Exercise prompt: Where a line of the following data contains the string "summed", include it in the tally. Report the total alone.

══ Provided material

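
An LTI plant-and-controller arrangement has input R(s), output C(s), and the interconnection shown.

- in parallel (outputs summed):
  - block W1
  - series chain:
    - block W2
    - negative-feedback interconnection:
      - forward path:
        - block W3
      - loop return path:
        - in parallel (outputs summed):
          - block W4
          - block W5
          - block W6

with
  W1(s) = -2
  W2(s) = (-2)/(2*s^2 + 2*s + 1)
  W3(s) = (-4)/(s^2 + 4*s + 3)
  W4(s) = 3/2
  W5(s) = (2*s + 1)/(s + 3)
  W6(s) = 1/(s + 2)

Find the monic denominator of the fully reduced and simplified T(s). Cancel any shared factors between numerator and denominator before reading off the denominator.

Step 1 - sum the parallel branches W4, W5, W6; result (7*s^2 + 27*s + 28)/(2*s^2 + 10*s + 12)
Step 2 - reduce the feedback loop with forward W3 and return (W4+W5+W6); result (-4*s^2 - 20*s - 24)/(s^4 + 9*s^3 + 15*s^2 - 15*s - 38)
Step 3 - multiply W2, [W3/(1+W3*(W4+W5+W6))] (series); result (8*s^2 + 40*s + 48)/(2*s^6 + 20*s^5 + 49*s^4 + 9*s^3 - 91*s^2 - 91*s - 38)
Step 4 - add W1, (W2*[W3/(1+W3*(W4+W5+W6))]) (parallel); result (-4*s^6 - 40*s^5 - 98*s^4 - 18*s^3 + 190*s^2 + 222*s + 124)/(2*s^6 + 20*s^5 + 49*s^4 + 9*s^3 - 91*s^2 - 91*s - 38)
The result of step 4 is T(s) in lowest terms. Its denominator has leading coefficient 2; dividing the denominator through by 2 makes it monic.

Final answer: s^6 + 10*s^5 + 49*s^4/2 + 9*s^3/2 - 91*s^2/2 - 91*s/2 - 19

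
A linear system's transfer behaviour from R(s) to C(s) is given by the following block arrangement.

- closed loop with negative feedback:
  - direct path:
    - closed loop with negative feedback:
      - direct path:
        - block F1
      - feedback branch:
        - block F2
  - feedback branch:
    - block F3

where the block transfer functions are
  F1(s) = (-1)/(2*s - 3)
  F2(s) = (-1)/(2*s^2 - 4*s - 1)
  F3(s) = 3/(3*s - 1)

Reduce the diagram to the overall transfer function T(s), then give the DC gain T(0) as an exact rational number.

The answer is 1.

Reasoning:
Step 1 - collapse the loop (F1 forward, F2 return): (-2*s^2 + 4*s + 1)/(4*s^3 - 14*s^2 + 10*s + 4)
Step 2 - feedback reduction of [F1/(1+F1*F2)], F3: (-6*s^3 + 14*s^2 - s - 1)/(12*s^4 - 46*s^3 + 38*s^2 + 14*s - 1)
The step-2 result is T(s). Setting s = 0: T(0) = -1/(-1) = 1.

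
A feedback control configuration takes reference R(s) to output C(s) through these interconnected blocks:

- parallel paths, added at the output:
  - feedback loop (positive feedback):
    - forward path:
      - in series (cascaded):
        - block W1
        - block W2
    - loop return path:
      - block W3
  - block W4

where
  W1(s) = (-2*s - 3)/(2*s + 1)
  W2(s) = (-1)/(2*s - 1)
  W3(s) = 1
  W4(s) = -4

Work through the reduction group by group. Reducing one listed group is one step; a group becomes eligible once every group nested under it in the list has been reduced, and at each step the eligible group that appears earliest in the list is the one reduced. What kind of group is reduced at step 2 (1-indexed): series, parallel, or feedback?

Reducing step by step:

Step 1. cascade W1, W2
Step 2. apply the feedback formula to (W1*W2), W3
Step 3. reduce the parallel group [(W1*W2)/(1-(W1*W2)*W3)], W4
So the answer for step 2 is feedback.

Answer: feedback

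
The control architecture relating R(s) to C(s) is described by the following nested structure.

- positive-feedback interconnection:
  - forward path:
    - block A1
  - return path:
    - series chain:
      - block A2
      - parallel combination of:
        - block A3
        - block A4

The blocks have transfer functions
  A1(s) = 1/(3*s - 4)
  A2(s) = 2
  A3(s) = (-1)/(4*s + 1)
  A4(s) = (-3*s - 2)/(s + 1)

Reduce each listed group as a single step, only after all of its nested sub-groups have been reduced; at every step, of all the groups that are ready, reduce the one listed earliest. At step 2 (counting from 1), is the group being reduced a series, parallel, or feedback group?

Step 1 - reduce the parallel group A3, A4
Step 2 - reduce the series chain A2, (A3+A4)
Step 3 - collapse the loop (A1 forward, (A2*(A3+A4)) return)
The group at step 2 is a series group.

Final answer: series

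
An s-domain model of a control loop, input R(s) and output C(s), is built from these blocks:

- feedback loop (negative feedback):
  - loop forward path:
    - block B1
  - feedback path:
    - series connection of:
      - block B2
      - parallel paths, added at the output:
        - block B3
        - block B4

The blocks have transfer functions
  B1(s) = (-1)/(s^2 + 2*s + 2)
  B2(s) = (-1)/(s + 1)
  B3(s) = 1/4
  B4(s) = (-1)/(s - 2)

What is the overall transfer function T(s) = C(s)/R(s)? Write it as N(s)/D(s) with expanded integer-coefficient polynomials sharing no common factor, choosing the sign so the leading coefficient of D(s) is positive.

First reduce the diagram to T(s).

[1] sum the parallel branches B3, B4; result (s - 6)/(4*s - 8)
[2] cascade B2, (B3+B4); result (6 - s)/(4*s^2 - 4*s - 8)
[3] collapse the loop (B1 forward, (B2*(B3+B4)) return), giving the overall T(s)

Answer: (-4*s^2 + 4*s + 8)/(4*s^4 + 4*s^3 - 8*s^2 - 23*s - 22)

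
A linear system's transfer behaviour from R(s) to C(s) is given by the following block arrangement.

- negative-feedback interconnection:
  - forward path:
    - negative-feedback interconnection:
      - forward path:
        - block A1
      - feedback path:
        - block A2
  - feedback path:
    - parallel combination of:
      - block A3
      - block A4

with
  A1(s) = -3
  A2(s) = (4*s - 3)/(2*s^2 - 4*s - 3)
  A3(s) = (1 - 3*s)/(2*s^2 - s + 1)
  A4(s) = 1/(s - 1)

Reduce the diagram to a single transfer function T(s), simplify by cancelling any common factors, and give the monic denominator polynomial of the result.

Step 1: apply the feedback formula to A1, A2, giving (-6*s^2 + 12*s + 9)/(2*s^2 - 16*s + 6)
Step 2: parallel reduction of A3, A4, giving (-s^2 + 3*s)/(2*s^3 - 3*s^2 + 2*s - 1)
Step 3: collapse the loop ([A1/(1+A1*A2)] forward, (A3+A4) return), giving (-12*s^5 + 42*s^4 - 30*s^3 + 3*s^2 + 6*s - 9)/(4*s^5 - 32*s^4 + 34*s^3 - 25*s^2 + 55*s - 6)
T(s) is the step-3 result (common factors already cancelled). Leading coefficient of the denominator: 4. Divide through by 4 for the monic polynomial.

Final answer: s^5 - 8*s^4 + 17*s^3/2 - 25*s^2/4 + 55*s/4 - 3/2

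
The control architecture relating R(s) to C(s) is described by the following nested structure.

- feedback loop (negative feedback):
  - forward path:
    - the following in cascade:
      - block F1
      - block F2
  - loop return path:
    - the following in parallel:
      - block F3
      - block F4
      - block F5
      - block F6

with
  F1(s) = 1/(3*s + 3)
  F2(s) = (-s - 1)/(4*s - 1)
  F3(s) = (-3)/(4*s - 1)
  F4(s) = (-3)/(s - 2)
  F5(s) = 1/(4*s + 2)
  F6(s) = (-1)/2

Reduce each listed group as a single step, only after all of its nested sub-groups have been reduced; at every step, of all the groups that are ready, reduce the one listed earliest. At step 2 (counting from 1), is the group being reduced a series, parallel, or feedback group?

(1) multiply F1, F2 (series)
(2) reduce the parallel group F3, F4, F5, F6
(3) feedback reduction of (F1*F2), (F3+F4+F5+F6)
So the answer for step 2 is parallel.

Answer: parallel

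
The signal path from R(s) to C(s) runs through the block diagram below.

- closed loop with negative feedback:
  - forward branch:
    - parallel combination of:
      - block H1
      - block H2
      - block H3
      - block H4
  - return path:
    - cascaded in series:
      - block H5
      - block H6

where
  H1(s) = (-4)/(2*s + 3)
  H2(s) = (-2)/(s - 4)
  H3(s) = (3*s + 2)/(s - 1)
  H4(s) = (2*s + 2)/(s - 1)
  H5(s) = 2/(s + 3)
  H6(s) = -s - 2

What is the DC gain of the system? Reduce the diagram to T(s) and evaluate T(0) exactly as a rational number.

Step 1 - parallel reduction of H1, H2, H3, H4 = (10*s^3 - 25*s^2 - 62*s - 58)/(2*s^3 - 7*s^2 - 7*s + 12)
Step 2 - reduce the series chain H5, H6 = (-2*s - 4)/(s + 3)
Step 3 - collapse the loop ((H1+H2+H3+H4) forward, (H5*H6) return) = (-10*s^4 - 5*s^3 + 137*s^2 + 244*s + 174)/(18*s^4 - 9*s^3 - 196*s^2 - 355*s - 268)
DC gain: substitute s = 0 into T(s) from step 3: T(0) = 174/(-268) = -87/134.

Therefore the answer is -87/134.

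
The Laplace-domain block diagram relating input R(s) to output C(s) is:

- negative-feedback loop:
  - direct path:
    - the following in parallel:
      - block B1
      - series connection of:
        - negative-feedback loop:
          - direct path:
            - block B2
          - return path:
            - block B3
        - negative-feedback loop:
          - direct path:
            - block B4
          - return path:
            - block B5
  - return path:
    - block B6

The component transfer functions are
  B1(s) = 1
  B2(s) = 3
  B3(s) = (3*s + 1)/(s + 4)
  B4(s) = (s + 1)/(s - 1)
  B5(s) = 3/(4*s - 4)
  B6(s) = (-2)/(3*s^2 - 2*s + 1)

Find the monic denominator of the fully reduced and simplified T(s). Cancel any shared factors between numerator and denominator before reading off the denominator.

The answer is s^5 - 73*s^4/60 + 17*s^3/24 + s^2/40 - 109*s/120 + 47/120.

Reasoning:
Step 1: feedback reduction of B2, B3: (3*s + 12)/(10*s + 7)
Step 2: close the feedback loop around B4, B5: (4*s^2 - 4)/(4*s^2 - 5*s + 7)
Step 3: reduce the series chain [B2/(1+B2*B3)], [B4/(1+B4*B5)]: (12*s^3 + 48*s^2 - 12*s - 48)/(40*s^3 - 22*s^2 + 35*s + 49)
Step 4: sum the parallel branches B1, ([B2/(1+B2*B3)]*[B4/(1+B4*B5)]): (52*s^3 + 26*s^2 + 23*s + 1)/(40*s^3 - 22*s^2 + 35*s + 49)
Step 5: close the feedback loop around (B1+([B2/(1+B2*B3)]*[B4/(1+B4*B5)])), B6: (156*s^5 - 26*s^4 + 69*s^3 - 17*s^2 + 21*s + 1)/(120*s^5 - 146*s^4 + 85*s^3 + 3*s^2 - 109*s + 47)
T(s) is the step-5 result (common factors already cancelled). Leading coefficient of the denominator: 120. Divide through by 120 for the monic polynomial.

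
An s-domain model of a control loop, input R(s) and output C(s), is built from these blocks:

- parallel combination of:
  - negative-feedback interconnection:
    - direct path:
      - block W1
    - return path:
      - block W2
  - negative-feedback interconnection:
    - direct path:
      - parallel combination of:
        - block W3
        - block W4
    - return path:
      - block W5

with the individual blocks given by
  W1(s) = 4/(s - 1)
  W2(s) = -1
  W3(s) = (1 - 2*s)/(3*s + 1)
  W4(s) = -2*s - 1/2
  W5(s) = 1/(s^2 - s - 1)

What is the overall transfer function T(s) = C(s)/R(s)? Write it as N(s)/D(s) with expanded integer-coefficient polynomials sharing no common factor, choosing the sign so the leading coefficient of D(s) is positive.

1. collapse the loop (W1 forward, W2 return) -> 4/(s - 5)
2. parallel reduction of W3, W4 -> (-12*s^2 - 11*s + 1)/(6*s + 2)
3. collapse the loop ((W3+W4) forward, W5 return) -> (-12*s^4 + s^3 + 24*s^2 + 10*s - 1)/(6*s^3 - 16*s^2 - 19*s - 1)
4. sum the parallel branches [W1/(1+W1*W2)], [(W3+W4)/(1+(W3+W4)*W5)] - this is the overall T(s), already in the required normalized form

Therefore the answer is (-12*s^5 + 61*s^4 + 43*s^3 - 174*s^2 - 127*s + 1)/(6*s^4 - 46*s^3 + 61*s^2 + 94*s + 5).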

════
══ Provided material

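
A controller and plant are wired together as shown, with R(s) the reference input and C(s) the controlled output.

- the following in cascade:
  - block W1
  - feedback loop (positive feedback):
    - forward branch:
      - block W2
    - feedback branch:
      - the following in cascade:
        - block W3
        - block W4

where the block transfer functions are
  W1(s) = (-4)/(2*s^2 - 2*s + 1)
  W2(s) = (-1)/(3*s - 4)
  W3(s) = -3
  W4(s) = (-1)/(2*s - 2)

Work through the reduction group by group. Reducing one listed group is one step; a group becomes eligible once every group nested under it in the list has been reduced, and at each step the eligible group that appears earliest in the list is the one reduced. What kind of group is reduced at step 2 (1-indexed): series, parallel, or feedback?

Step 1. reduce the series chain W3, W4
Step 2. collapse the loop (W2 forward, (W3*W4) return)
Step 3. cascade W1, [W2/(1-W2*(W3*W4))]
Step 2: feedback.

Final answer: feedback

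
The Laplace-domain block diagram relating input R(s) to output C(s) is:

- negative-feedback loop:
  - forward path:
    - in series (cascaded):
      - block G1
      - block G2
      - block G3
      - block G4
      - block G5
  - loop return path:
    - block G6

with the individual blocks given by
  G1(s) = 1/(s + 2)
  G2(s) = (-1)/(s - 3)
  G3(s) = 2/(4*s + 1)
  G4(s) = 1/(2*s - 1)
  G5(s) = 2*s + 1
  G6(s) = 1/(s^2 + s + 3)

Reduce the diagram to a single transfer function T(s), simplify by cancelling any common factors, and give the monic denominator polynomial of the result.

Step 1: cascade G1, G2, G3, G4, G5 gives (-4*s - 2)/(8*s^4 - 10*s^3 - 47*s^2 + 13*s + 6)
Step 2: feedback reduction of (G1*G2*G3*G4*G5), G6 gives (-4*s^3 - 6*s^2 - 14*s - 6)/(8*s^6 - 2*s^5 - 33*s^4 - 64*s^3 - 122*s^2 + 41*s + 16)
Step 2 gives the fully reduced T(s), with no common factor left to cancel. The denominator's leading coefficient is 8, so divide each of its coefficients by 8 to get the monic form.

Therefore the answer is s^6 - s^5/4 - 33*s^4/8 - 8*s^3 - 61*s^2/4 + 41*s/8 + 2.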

════
══ Provided material

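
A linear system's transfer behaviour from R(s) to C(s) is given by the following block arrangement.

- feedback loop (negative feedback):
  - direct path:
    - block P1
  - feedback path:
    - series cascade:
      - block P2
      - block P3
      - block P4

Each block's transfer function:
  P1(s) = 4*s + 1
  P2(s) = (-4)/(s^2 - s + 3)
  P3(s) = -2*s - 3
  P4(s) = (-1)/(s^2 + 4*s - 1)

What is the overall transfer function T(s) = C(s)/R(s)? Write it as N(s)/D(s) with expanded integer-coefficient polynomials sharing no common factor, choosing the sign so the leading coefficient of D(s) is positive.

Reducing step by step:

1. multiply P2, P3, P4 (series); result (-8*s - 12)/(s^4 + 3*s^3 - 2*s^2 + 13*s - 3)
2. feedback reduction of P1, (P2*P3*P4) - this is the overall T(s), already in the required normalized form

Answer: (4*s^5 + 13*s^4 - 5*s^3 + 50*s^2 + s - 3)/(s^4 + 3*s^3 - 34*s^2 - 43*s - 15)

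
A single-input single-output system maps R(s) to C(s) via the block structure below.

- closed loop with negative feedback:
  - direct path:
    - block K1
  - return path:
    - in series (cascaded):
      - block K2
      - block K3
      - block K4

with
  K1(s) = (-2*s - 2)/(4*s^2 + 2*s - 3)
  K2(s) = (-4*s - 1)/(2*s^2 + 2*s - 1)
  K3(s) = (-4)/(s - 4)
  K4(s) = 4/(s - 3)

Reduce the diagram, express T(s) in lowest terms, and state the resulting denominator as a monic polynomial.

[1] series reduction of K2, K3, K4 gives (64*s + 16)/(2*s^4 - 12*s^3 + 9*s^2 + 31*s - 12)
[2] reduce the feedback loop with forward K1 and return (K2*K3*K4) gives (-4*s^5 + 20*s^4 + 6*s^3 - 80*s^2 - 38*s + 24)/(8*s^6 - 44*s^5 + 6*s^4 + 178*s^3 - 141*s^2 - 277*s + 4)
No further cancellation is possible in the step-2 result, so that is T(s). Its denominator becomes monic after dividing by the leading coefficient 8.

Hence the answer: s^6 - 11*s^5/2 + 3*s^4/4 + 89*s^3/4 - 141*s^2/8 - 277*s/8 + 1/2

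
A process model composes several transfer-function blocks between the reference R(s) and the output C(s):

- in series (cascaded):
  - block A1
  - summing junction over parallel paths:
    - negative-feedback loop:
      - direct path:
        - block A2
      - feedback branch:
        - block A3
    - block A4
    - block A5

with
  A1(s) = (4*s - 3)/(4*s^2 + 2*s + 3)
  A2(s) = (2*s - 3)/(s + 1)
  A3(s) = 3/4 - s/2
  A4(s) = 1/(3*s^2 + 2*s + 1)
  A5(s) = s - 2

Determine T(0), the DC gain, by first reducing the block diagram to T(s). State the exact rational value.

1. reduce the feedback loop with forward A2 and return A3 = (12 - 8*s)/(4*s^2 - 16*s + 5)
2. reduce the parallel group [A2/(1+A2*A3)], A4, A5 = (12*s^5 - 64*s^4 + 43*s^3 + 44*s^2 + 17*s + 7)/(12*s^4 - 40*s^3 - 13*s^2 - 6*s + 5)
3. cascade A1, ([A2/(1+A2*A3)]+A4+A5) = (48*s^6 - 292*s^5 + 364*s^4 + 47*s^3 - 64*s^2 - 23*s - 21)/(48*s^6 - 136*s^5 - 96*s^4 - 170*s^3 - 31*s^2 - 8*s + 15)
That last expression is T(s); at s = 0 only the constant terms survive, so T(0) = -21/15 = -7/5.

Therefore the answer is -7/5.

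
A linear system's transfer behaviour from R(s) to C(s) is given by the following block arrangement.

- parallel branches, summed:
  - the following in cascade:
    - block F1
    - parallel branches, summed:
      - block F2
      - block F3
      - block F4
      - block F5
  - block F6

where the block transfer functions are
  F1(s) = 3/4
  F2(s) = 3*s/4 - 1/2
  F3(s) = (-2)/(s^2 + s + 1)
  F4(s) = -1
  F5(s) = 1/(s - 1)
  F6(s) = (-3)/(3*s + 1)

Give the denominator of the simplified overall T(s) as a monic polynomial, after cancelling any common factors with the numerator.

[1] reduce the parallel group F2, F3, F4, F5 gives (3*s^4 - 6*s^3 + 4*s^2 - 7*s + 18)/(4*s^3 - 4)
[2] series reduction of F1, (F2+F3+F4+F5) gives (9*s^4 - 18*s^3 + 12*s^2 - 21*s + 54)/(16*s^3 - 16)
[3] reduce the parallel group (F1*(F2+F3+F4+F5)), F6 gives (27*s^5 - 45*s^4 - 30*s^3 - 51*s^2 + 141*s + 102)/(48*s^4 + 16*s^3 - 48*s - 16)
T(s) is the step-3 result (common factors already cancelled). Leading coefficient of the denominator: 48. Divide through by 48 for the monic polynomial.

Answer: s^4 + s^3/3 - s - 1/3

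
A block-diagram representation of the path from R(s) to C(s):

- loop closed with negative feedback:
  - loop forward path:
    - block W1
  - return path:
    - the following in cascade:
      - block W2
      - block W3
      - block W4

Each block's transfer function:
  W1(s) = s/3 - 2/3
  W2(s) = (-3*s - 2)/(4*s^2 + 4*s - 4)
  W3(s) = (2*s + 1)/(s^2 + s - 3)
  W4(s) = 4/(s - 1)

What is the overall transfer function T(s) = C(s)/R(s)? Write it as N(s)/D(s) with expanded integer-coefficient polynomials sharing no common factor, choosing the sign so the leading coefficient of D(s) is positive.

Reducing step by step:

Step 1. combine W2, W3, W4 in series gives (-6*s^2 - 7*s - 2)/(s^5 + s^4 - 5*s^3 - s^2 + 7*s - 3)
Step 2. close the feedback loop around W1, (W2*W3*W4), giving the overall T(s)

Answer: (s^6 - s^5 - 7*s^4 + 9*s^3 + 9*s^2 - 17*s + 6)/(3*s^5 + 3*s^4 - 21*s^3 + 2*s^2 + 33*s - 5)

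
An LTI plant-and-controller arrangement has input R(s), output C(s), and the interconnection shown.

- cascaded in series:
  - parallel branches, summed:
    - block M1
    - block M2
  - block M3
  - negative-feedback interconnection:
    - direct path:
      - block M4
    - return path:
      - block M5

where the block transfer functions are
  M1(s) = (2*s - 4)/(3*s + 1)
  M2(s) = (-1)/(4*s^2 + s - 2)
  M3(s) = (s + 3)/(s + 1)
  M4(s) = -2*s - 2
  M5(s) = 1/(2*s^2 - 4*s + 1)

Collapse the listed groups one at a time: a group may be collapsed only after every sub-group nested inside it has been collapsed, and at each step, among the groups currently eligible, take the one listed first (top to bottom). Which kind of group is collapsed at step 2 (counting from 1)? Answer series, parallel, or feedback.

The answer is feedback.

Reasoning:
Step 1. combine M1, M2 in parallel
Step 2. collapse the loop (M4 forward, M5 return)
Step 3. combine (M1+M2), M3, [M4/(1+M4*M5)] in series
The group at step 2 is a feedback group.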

════

Task solution: 5